What is needed
I need the lines below from the one with "-4x - 19y = -20" down to the one with "b = [7, -7, -9]^T" reproduced exactly, both ends included, and nothing else.

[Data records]
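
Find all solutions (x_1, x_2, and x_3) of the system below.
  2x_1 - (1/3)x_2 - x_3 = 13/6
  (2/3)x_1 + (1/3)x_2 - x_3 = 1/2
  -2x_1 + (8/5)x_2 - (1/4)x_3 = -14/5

x_1 = 1, x_2 = -1/2, x_3 = 0

Row-reduce the augmented matrix:
R1 ← R1 / (2).
R2 ← R2 − 2/3·R1.
R3 ← R3 + 2·R1.
R2 ← R2 / (4/9).
R1 ← R1 + 1/6·R2.
R3 ← R3 − 19/15·R2.
R3 ← R3 / (13/20).
R1 ← R1 + 3/4·R3.
R2 ← R2 + 3/2·R3.
Reading off the reduced rows gives x_1 = 1, x_2 = -1/2, x_3 = 0.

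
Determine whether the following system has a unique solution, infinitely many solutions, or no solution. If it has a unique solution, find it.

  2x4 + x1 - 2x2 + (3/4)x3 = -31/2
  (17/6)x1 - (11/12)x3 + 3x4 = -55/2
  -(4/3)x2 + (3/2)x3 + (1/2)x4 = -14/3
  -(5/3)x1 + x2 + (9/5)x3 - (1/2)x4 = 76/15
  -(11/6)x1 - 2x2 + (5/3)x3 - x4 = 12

x1 = -4, x2 = -1, x3 = -2, x4 = -6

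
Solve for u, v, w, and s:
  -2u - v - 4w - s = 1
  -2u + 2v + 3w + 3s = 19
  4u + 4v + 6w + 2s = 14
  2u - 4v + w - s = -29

u = 0, v = 5, w = -3, s = 6

Row-reduce the augmented matrix:
R1 ← R1 / (-2).
R2 ← R2 + 2·R1.
R3 ← R3 − 4·R1.
R4 ← R4 − 2·R1.
R2 ← R2 / (3).
R1 ← R1 − 1/2·R2.
R3 ← R3 − 2·R2.
R4 ← R4 + 5·R2.
R3 ← R3 / (-20/3).
R1 ← R1 − 5/6·R3.
R2 ← R2 − 7/3·R3.
R4 ← R4 − 26/3·R3.
R4 ← R4 / (6/5).
R1 ← R1 + 1/2·R4.
R2 ← R2 − 2/5·R4.
R3 ← R3 − 2/5·R4.
Reading off the reduced rows gives u = 0, v = 5, w = -3, s = 6.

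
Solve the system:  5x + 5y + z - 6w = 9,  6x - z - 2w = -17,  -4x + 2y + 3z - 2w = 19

infinitely many solutions

Row-reduce:
R1 ← R1 / (5).
R2 ← R2 − 6·R1.
R3 ← R3 + 4·R1.
R2 ← R2 / (-6).
R1 ← R1 − 1·R2.
R3 ← R3 − 6·R2.
R3 ← R3 / (8/5).
R1 ← R1 + 1/6·R3.
R2 ← R2 − 11/30·R3.
Rank is 3 with 4 unknowns, leaving w free.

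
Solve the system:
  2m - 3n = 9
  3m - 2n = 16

Row-reduce the augmented matrix:
R1 ← R1 / (2).
R2 ← R2 − 3·R1.
R2 ← R2 / (5/2).
R1 ← R1 + 3/2·R2.
Reading off the reduced rows gives m = 6, n = 1.

m = 6, n = 1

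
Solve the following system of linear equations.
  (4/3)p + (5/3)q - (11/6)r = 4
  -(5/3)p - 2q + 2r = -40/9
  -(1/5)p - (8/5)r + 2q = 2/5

p = 5/3, q = -3/2, r = -7/3

Row-reduce the augmented matrix:
R1 ← R1 / (4/3).
R2 ← R2 + 5/3·R1.
R3 ← R3 + 1/5·R1.
R2 ← R2 / (1/12).
R1 ← R1 − 5/4·R2.
R3 ← R3 − 9/4·R2.
R3 ← R3 / (6).
R1 ← R1 − 3·R3.
R2 ← R2 + 7/2·R3.
Reading off the reduced rows gives p = 5/3, q = -3/2, r = -7/3.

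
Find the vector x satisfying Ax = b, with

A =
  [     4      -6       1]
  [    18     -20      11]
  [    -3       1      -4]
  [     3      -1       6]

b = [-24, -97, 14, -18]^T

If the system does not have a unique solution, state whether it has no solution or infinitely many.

Row-reduce:
R1 ← R1 / (4).
R2 ← R2 − 18·R1.
R3 ← R3 + 3·R1.
R4 ← R4 − 3·R1.
R2 ← R2 / (7).
R1 ← R1 + 3/2·R2.
R3 ← R3 + 7/2·R2.
R4 ← R4 − 7/2·R2.
Swap R3 and R4.
R3 ← R3 / (2).
R1 ← R1 − 23/14·R3.
R2 ← R2 − 13/14·R3.
Row 4 reduces to 0 = 3/2, a contradiction. The system is inconsistent.

no solution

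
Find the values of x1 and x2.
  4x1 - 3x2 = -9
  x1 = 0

x1 = 0, x2 = 3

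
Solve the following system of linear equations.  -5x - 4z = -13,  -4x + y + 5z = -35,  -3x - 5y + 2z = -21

x = 5, y = 0, z = -3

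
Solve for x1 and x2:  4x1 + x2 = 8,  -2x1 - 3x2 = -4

x1 = 2, x2 = 0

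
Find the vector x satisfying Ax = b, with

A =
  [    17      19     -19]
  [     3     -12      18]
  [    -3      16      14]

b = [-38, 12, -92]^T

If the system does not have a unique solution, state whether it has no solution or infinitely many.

x_1 = 0, x_2 = -4, x_3 = -2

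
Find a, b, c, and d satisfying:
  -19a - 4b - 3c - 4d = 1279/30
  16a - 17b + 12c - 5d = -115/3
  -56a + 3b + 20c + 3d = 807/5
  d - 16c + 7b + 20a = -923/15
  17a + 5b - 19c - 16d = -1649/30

Row-reduce the augmented matrix:
R1 ← R1 / (-19).
R2 ← R2 − 16·R1.
R3 ← R3 + 56·R1.
R4 ← R4 − 20·R1.
R5 ← R5 − 17·R1.
R2 ← R2 / (-387/19).
R1 ← R1 − 4/19·R2.
R3 ← R3 − 281/19·R2.
R4 ← R4 − 53/19·R2.
R5 ← R5 − 27/19·R2.
R3 ← R3 / (1536/43).
R1 ← R1 − 11/43·R3.
R2 ← R2 + 20/43·R3.
R4 ← R4 + 768/43·R3.
R5 ← R5 + 904/43·R3.
Swap R4 and R5.
R4 ← R4 / (-2165/144).
R1 ← R1 − 71/1152·R4.
R2 ← R2 − 151/288·R4.
R3 ← R3 − 281/1152·R4.
R5 reduces to 0 = 0, so the extra equation is consistent.
Reading off the reduced rows gives a = -5/2, b = 2/3, c = 1, d = -1/5.

a = -5/2, b = 2/3, c = 1, d = -1/5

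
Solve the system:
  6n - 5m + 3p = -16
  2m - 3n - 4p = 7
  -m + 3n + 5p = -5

m = 2, n = -1, p = 0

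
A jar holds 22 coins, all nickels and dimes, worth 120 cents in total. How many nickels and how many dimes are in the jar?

Let n = nickels, d = dimes.
  n + d = 22
  10d + 5n = 120
Row-reduce the augmented matrix:
R2 ← R2 − 5·R1.
R2 ← R2 / (5).
R1 ← R1 − 1·R2.
Reading off the reduced rows gives n = 20, d = 2.

nickels: 20, dimes: 2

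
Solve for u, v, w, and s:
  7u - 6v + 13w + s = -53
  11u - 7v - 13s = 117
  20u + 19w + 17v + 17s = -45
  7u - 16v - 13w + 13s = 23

u = 6, v = 2, w = -6, s = -5

Row-reduce the augmented matrix:
R1 ← R1 / (7).
R2 ← R2 − 11·R1.
R3 ← R3 − 20·R1.
R4 ← R4 − 7·R1.
R2 ← R2 / (17/7).
R1 ← R1 + 6/7·R2.
R3 ← R3 − 239/7·R2.
R4 ← R4 + 10·R2.
R3 ← R3 / (4574/17).
R1 ← R1 + 91/17·R3.
R2 ← R2 + 143/17·R3.
R4 ← R4 + 1872/17·R3.
R4 ← R4 / (95208/2287).
R1 ← R1 + 2941/4574·R4.
R2 ← R2 − 3873/4574·R4.
R3 ← R3 − 3723/4574·R4.
Reading off the reduced rows gives u = 6, v = 2, w = -6, s = -5.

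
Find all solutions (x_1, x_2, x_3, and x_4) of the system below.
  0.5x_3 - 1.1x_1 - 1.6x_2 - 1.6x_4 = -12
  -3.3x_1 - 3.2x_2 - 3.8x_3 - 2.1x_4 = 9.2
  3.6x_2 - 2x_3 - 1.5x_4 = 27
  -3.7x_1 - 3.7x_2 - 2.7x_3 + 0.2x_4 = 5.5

x_1 = -2, x_2 = 5, x_3 = -6, x_4 = 2

Row-reduce the augmented matrix:
R1 ← R1 / (-11/10).
R2 ← R2 + 33/10·R1.
R4 ← R4 + 37/10·R1.
R2 ← R2 / (8/5).
R1 ← R1 − 16/11·R2.
R3 ← R3 − 18/5·R2.
R4 ← R4 − 37/22·R2.
R3 ← R3 / (397/40).
R1 ← R1 − 48/11·R3.
R2 ← R2 + 53/16·R3.
R4 ← R4 − 2093/1760·R3.
R4 ← R4 / (637823/174680).
R1 ← R1 − 10177/4367·R4.
R2 ← R2 + 1335/1588·R4.
R3 ← R3 + 303/397·R4.
Reading off the reduced rows gives x_1 = -2, x_2 = 5, x_3 = -6, x_4 = 2.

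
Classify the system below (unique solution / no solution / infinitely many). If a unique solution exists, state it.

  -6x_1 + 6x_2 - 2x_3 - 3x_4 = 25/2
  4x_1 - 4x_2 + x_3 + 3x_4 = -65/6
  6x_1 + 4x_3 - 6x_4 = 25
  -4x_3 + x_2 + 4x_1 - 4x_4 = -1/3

Row-reduce the augmented matrix:
R1 ← R1 / (-6).
R2 ← R2 − 4·R1.
R3 ← R3 − 6·R1.
R4 ← R4 − 4·R1.
Swap R2 and R3.
R2 ← R2 / (6).
R1 ← R1 + 1·R2.
R4 ← R4 − 5·R2.
R3 ← R3 / (-1/3).
R1 ← R1 − 2/3·R3.
R2 ← R2 − 1/3·R3.
R4 ← R4 + 7·R3.
R4 ← R4 / (-39/2).
R1 ← R1 − 1·R4.
R2 ← R2 + 1/2·R4.
R3 ← R3 + 3·R4.
Reading off the reduced rows gives x_1 = 2/3, x_2 = 3, x_3 = 3, x_4 = -3/2.

x_1 = 2/3, x_2 = 3, x_3 = 3, x_4 = -3/2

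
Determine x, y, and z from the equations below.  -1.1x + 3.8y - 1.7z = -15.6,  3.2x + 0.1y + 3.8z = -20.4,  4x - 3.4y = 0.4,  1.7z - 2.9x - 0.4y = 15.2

x = -5, y = -6, z = -1

Row-reduce the augmented matrix:
R1 ← R1 / (-11/10).
R2 ← R2 − 16/5·R1.
R3 ← R3 − 4·R1.
R4 ← R4 + 29/10·R1.
R2 ← R2 / (1227/110).
R1 ← R1 + 38/11·R2.
R3 ← R3 − 573/55·R2.
R4 ← R4 + 573/55·R2.
R3 ← R3 / (-10454/2045).
R1 ← R1 − 487/409·R3.
R2 ← R2 + 42/409·R3.
R4 ← R4 − 10454/2045·R3.
R4 reduces to 0 = 0, so the extra equation is consistent.
Reading off the reduced rows gives x = -5, y = -6, z = -1.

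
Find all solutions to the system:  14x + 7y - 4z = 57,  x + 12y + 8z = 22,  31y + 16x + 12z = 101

Row-reduce:
R1 ← R1 / (14).
R2 ← R2 − 1·R1.
R3 ← R3 − 16·R1.
R2 ← R2 / (23/2).
R1 ← R1 − 1/2·R2.
R3 ← R3 − 23·R2.
Rank is 2 with 3 unknowns, leaving z free.

infinitely many solutions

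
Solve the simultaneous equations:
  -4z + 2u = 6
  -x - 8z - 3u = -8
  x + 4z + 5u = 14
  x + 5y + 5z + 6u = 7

Row-reduce:
Swap R1 and R2.
R1 ← R1 / (-1).
R3 ← R3 − 1·R1.
R4 ← R4 − 1·R1.
Swap R2 and R4.
R2 ← R2 / (5).
R3 ← R3 / (-4).
R1 ← R1 − 8·R3.
R2 ← R2 + 3/5·R3.
R4 ← R4 + 4·R3.
Rank is 3 with 4 unknowns, leaving u free.

infinitely many solutions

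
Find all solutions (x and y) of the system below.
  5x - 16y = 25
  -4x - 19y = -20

x = 5, y = 0

Row-reduce the augmented matrix:
R1 ← R1 / (5).
R2 ← R2 + 4·R1.
R2 ← R2 / (-159/5).
R1 ← R1 + 16/5·R2.
Reading off the reduced rows gives x = 5, y = 0.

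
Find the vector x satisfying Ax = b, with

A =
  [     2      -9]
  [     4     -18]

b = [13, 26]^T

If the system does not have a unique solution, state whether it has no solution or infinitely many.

Row-reduce:
R1 ← R1 / (2).
R2 ← R2 − 4·R1.
Rank is 1 with 2 unknowns, leaving x_2 free.

infinitely many solutions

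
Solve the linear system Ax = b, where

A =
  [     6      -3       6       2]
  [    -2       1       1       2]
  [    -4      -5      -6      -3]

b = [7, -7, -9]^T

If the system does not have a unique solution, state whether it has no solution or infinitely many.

Row-reduce:
R1 ← R1 / (6).
R2 ← R2 + 2·R1.
R3 ← R3 + 4·R1.
Swap R2 and R3.
R2 ← R2 / (-7).
R1 ← R1 + 1/2·R2.
R3 ← R3 / (3).
R1 ← R1 − 8/7·R3.
R2 ← R2 − 2/7·R3.
Rank is 3 with 4 unknowns, leaving x_4 free.

infinitely many solutions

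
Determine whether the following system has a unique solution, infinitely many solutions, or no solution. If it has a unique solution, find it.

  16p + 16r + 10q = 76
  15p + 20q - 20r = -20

infinitely many solutions

Row-reduce:
R1 ← R1 / (16).
R2 ← R2 − 15·R1.
R2 ← R2 / (85/8).
R1 ← R1 − 5/8·R2.
Rank is 2 with 3 unknowns, leaving r free.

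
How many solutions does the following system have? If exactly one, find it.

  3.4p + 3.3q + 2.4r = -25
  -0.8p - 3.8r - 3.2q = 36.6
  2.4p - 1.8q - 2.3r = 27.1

p = 2, q = -6, r = -5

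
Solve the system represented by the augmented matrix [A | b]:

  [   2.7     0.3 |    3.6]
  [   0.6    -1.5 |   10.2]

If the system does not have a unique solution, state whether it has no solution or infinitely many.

x_1 = 2, x_2 = -6

Row-reduce the augmented matrix:
R1 ← R1 / (27/10).
R2 ← R2 − 3/5·R1.
R2 ← R2 / (-47/30).
R1 ← R1 − 1/9·R2.
Reading off the reduced rows gives x_1 = 2, x_2 = -6.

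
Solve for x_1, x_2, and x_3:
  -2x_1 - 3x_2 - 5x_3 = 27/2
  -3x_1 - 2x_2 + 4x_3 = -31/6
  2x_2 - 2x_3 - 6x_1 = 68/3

Row-reduce the augmented matrix:
R1 ← R1 / (-2).
R2 ← R2 + 3·R1.
R3 ← R3 + 6·R1.
R2 ← R2 / (5/2).
R1 ← R1 − 3/2·R2.
R3 ← R3 − 11·R2.
R3 ← R3 / (-188/5).
R1 ← R1 + 22/5·R3.
R2 ← R2 − 23/5·R3.
Reading off the reduced rows gives x_1 = -5/2, x_2 = 4/3, x_3 = -5/2.

x_1 = -5/2, x_2 = 4/3, x_3 = -5/2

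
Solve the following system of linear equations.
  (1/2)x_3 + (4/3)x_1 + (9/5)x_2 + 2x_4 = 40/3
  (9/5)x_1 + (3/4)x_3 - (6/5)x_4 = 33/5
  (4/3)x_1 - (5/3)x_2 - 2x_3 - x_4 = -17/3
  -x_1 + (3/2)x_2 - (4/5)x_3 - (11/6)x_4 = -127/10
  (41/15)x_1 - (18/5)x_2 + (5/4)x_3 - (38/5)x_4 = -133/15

Row-reduce:
R1 ← R1 / (4/3).
R2 ← R2 − 9/5·R1.
R3 ← R3 − 4/3·R1.
R4 ← R4 + 1·R1.
R5 ← R5 − 41/15·R1.
R2 ← R2 / (-243/100).
R1 ← R1 − 27/20·R2.
R3 ← R3 + 52/15·R2.
R4 ← R4 − 57/20·R2.
R5 ← R5 + 729/100·R2.
R3 ← R3 / (-1267/486).
R1 ← R1 − 5/12·R3.
R2 ← R2 + 5/162·R3.
R4 ← R4 + 91/270·R3.
R4 ← R4 / (-28447/5430).
R1 ← R1 + 93/362·R4.
R2 ← R2 − 285/181·R4.
R3 ← R3 + 178/181·R4.
Row 5 reduces to 0 = -2, a contradiction. The system is inconsistent.

no solution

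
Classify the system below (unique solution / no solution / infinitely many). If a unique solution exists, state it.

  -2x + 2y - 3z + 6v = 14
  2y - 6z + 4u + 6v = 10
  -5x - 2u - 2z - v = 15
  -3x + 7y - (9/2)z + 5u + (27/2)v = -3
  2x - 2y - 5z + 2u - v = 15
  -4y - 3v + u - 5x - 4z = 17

no solution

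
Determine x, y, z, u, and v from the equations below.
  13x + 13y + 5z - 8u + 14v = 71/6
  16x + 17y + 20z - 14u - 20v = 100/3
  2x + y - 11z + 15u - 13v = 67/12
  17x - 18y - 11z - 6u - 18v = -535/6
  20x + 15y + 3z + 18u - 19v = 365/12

Row-reduce the augmented matrix:
R1 ← R1 / (13).
R2 ← R2 − 16·R1.
R3 ← R3 − 2·R1.
R4 ← R4 − 17·R1.
R5 ← R5 − 20·R1.
R1 ← R1 − 1·R2.
R3 ← R3 + 1·R2.
R4 ← R4 + 35·R2.
R5 ← R5 + 5·R2.
R3 ← R3 / (27/13).
R1 ← R1 + 175/13·R3.
R2 ← R2 − 180/13·R3.
R4 ← R4 − 6072/13·R3.
R5 ← R5 − 839/13·R3.
R4 ← R4 / (-25712/9).
R1 ← R1 − 2209/27·R4.
R2 ← R2 + 254/3·R4.
R3 ← R3 − 157/27·R4.
R5 ← R5 + 9875/27·R4.
R5 ← R5 / (413995/6428).
R1 ← R1 + 14181/6428·R5.
R2 ← R2 − 8231/3214·R5.
R3 ← R3 + 25521/6428·R5.
R4 ← R4 + 23493/6428·R5.
Reading off the reduced rows gives x = -5/3, y = 3, z = 2/3, u = 2/3, v = -1/4.

x = -5/3, y = 3, z = 2/3, u = 2/3, v = -1/4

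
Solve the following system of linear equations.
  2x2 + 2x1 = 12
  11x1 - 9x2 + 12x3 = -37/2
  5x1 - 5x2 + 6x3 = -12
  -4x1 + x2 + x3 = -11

no solution

Row-reduce:
R1 ← R1 / (2).
R2 ← R2 − 11·R1.
R3 ← R3 − 5·R1.
R4 ← R4 + 4·R1.
R2 ← R2 / (-20).
R1 ← R1 − 1·R2.
R3 ← R3 + 10·R2.
R4 ← R4 − 5·R2.
Swap R3 and R4.
R3 ← R3 / (4).
R1 ← R1 − 3/5·R3.
R2 ← R2 + 3/5·R3.
Row 4 reduces to 0 = 1/4, a contradiction. The system is inconsistent.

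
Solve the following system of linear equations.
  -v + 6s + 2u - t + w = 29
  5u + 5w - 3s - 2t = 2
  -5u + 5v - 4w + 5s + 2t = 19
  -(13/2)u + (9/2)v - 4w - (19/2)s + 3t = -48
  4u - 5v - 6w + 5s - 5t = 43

no solution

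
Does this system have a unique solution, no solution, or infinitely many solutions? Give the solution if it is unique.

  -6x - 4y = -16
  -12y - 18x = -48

Row-reduce:
R1 ← R1 / (-6).
R2 ← R2 + 18·R1.
Rank is 1 with 2 unknowns, leaving y free.

infinitely many solutions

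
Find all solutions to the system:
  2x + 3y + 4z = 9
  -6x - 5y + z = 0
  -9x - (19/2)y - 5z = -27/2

infinitely many solutions

Row-reduce:
R1 ← R1 / (2).
R2 ← R2 + 6·R1.
R3 ← R3 + 9·R1.
R2 ← R2 / (4).
R1 ← R1 − 3/2·R2.
R3 ← R3 − 4·R2.
Rank is 2 with 3 unknowns, leaving z free.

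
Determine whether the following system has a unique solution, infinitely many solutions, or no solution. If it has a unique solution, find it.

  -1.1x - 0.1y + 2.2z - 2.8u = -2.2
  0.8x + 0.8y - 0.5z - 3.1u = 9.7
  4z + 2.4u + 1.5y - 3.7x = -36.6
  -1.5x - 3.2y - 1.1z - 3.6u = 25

x = 2, y = -4, z = -4, u = -3

Row-reduce the augmented matrix:
R1 ← R1 / (-11/10).
R2 ← R2 − 4/5·R1.
R3 ← R3 + 37/10·R1.
R4 ← R4 + 3/2·R1.
R2 ← R2 / (8/11).
R1 ← R1 − 1/11·R2.
R3 ← R3 − 101/55·R2.
R4 ← R4 + 337/110·R2.
R3 ← R3 / (-2471/400).
R1 ← R1 + 171/80·R3.
R2 ← R2 − 121/80·R3.
R4 ← R4 − 427/800·R3.
R4 ← R4 / (-34024/1765).
R1 ← R1 + 13317/2471·R4.
R2 ← R2 + 2455/2471·R4.
R3 ← R3 + 9915/2471·R4.
Reading off the reduced rows gives x = 2, y = -4, z = -4, u = -3.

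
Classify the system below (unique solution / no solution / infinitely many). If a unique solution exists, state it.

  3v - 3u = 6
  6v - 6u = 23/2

no solution

Row-reduce:
R1 ← R1 / (-3).
R2 ← R2 + 6·R1.
Row 2 reduces to 0 = -1/2, a contradiction. The system is inconsistent.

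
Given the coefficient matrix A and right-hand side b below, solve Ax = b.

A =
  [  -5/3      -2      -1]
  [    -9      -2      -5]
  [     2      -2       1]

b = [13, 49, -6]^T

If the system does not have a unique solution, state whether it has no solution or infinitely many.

no solution

Row-reduce:
R1 ← R1 / (-5/3).
R2 ← R2 + 9·R1.
R3 ← R3 − 2·R1.
R2 ← R2 / (44/5).
R1 ← R1 − 6/5·R2.
R3 ← R3 + 22/5·R2.
Row 3 reduces to 0 = -1, a contradiction. The system is inconsistent.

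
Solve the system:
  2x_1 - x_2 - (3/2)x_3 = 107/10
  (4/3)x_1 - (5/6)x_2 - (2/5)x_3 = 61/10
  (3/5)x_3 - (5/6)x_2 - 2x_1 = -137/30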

Output for this task
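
  -4x - 19y = -20

x = 5, y = 0

Row-reduce the augmented matrix:
R1 ← R1 / (5).
R2 ← R2 + 4·R1.
R2 ← R2 / (-159/5).
R1 ← R1 + 16/5·R2.
Reading off the reduced rows gives x = 5, y = 0.

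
Find the vector x satisfying Ax = b, with

A =
  [     2      -9]
  [     4     -18]

b = [13, 26]^T

If the system does not have a unique solution, state whether it has no solution or infinitely many.

Row-reduce:
R1 ← R1 / (2).
R2 ← R2 − 4·R1.
Rank is 1 with 2 unknowns, leaving x_2 free.

infinitely many solutions

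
Solve the linear system Ax = b, where

A =
  [     6      -3       6       2]
  [    -2       1       1       2]
  [    -4      -5      -6      -3]

b = [7, -7, -9]^T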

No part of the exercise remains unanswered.